_REQUIRED WORK_
Go through the entries and set each one down exactly.

_Saved entries_
--------------------------------------------------
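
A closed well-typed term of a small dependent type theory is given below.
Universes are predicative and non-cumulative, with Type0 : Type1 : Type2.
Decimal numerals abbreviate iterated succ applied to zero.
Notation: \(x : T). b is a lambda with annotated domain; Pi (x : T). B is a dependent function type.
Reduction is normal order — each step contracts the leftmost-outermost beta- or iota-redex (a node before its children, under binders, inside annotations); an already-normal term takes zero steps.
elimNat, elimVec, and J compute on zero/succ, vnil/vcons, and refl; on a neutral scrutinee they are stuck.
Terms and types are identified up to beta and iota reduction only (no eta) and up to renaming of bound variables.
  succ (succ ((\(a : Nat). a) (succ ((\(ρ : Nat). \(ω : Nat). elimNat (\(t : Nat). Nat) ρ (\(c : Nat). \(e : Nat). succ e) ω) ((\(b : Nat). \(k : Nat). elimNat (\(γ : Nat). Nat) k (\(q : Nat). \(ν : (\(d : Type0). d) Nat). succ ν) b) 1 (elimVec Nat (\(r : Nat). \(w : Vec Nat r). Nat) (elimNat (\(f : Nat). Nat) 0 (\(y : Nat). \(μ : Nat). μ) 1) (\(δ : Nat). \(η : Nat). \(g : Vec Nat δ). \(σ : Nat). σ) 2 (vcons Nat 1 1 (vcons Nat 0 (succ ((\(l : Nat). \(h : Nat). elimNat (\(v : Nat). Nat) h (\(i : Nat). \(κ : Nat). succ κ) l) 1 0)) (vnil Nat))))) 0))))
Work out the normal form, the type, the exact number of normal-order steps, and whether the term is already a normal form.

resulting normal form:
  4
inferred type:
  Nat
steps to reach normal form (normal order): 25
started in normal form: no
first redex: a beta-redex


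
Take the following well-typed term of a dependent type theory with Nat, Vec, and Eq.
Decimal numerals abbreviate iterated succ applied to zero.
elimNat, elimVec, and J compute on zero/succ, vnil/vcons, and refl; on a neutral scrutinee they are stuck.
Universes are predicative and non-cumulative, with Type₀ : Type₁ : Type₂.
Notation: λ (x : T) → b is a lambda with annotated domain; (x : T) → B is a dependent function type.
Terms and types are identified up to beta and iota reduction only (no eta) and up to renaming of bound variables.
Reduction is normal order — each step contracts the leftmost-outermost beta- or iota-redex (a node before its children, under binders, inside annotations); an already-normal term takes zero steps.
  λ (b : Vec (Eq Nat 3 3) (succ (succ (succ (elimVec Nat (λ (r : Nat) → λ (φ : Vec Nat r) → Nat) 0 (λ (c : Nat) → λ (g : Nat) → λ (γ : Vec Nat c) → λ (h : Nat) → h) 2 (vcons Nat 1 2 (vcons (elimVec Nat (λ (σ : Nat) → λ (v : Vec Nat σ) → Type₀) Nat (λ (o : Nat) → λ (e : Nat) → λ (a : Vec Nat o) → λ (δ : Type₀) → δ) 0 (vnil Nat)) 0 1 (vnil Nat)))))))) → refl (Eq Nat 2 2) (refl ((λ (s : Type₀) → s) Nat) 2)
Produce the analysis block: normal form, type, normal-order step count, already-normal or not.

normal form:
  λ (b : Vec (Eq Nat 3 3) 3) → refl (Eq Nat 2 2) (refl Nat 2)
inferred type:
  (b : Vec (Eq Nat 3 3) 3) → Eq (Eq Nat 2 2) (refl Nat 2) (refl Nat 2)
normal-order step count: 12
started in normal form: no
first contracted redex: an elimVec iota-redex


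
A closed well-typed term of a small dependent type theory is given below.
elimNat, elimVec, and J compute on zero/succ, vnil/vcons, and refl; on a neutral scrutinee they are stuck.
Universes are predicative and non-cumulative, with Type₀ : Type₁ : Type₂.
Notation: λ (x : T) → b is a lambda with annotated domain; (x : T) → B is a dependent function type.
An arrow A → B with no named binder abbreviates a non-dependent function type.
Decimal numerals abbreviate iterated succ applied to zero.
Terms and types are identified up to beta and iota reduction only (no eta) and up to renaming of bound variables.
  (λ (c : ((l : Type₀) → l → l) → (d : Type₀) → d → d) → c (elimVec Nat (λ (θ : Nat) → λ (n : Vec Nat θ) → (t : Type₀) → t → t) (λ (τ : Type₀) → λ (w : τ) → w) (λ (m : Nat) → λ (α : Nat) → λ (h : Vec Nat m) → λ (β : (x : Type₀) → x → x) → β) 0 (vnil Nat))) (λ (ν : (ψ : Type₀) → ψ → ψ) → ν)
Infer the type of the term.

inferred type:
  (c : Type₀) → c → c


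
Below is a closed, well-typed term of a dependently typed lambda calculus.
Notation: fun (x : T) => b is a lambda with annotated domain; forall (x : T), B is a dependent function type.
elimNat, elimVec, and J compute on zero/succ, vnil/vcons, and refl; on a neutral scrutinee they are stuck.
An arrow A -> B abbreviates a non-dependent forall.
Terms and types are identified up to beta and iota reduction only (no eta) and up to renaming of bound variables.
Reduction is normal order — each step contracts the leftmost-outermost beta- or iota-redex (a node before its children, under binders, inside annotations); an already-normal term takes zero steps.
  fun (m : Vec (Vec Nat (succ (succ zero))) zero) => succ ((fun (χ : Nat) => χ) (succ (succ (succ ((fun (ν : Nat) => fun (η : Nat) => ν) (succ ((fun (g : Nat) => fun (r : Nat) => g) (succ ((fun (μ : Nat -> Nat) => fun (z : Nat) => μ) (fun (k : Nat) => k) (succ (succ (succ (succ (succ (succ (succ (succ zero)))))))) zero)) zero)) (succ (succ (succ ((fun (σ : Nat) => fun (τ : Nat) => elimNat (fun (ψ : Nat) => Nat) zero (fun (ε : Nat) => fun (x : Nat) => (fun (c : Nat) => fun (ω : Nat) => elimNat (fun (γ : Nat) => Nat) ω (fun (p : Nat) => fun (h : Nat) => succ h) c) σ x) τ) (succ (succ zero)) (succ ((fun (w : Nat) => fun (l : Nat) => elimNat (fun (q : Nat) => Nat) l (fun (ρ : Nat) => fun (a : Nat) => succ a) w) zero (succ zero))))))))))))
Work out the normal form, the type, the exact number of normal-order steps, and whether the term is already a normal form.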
--------------------------------------------------
_SOLUTION TO THE PROBLEM_
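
A closed well-typed term of a small dependent type theory is given below.
Universes are predicative and non-cumulative, with Type0 : Type1 : Type2.
Decimal numerals abbreviate iterated succ applied to zero.
Notation: \(x : T). b is a lambda with annotated domain; Pi (x : T). B is a dependent function type.
Reduction is normal order — each step contracts the leftmost-outermost beta- or iota-redex (a node before its children, under binders, inside annotations); an already-normal term takes zero steps.
elimNat, elimVec, and J compute on zero/succ, vnil/vcons, and refl; on a neutral scrutinee they are stuck.
Terms and types are identified up to beta and iota reduction only (no eta) and up to renaming of bound variables.
  succ (succ ((\(a : Nat). a) (succ ((\(ρ : Nat). \(ω : Nat). elimNat (\(t : Nat). Nat) ρ (\(c : Nat). \(e : Nat). succ e) ω) ((\(b : Nat). \(k : Nat). elimNat (\(γ : Nat). Nat) k (\(q : Nat). \(ν : (\(d : Type0). d) Nat). succ ν) b) 1 (elimVec Nat (\(r : Nat). \(w : Vec Nat r). Nat) (elimNat (\(f : Nat). Nat) 0 (\(y : Nat). \(μ : Nat). μ) 1) (\(δ : Nat). \(η : Nat). \(g : Vec Nat δ). \(σ : Nat). σ) 2 (vcons Nat 1 1 (vcons Nat 0 (succ ((\(l : Nat). \(h : Nat). elimNat (\(v : Nat). Nat) h (\(i : Nat). \(κ : Nat). succ κ) l) 1 0)) (vnil Nat))))) 0))))
Work out the normal form, the type, the exact number of normal-order steps, and whether the term is already a normal form.

resulting normal form:
  4
inferred type:
  Nat
steps to reach normal form (normal order): 25
started in normal form: no
first redex: a beta-redex


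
Take the following well-typed term of a dependent type theory with Nat, Vec, and Eq.
Decimal numerals abbreviate iterated succ applied to zero.
elimNat, elimVec, and J compute on zero/succ, vnil/vcons, and refl; on a neutral scrutinee they are stuck.
Universes are predicative and non-cumulative, with Type₀ : Type₁ : Type₂.
Notation: λ (x : T) → b is a lambda with annotated domain; (x : T) → B is a dependent function type.
Terms and types are identified up to beta and iota reduction only (no eta) and up to renaming of bound variables.
Reduction is normal order — each step contracts the leftmost-outermost beta- or iota-redex (a node before its children, under binders, inside annotations); an already-normal term takes zero steps.
  λ (b : Vec (Eq Nat 3 3) (succ (succ (succ (elimVec Nat (λ (r : Nat) → λ (φ : Vec Nat r) → Nat) 0 (λ (c : Nat) → λ (g : Nat) → λ (γ : Vec Nat c) → λ (h : Nat) → h) 2 (vcons Nat 1 2 (vcons (elimVec Nat (λ (σ : Nat) → λ (v : Vec Nat σ) → Type₀) Nat (λ (o : Nat) → λ (e : Nat) → λ (a : Vec Nat o) → λ (δ : Type₀) → δ) 0 (vnil Nat)) 0 1 (vnil Nat)))))))) → refl (Eq Nat 2 2) (refl ((λ (s : Type₀) → s) Nat) 2)
Produce the analysis block: normal form, type, normal-order step count, already-normal or not.

normal form:
  λ (b : Vec (Eq Nat 3 3) 3) → refl (Eq Nat 2 2) (refl Nat 2)
inferred type:
  (b : Vec (Eq Nat 3 3) 3) → Eq (Eq Nat 2 2) (refl Nat 2) (refl Nat 2)
normal-order step count: 12
started in normal form: no
first contracted redex: an elimVec iota-redex


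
A closed well-typed term of a small dependent type theory is given below.
elimNat, elimVec, and J compute on zero/succ, vnil/vcons, and refl; on a neutral scrutinee they are stuck.
Universes are predicative and non-cumulative, with Type₀ : Type₁ : Type₂.
Notation: λ (x : T) → b is a lambda with annotated domain; (x : T) → B is a dependent function type.
An arrow A → B with no named binder abbreviates a non-dependent function type.
Decimal numerals abbreviate iterated succ applied to zero.
Terms and types are identified up to beta and iota reduction only (no eta) and up to renaming of bound variables.
  (λ (c : ((l : Type₀) → l → l) → (d : Type₀) → d → d) → c (elimVec Nat (λ (θ : Nat) → λ (n : Vec Nat θ) → (t : Type₀) → t → t) (λ (τ : Type₀) → λ (w : τ) → w) (λ (m : Nat) → λ (α : Nat) → λ (h : Vec Nat m) → λ (β : (x : Type₀) → x → x) → β) 0 (vnil Nat))) (λ (ν : (ψ : Type₀) → ψ → ψ) → ν)
Infer the type of the term.

inferred type:
  (c : Type₀) → c → c


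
Below is a closed, well-typed term of a dependently typed lambda calculus.
Notation: fun (x : T) => b is a lambda with annotated domain; forall (x : T), B is a dependent function type.
elimNat, elimVec, and J compute on zero/succ, vnil/vcons, and refl; on a neutral scrutinee they are stuck.
An arrow A -> B abbreviates a non-dependent forall.
Terms and types are identified up to beta and iota reduction only (no eta) and up to renaming of bound variables.
Reduction is normal order — each step contracts the leftmost-outermost beta- or iota-redex (a node before its children, under binders, inside annotations); an already-normal term takes zero steps.
  fun (m : Vec (Vec Nat (succ (succ zero))) zero) => succ ((fun (χ : Nat) => χ) (succ (succ (succ ((fun (ν : Nat) => fun (η : Nat) => ν) (succ ((fun (g : Nat) => fun (r : Nat) => g) (succ ((fun (μ : Nat -> Nat) => fun (z : Nat) => μ) (fun (k : Nat) => k) (succ (succ (succ (succ (succ (succ (succ (succ zero)))))))) zero)) zero)) (succ (succ (succ ((fun (σ : Nat) => fun (τ : Nat) => elimNat (fun (ψ : Nat) => Nat) zero (fun (ε : Nat) => fun (x : Nat) => (fun (c : Nat) => fun (ω : Nat) => elimNat (fun (γ : Nat) => Nat) ω (fun (p : Nat) => fun (h : Nat) => succ h) c) σ x) τ) (succ (succ zero)) (succ ((fun (w : Nat) => fun (l : Nat) => elimNat (fun (q : Nat) => Nat) l (fun (ρ : Nat) => fun (a : Nat) => succ a) w) zero (succ zero))))))))))))
Work out the normal form, the type, the exact number of normal-order steps, and whether the term is already a normal form.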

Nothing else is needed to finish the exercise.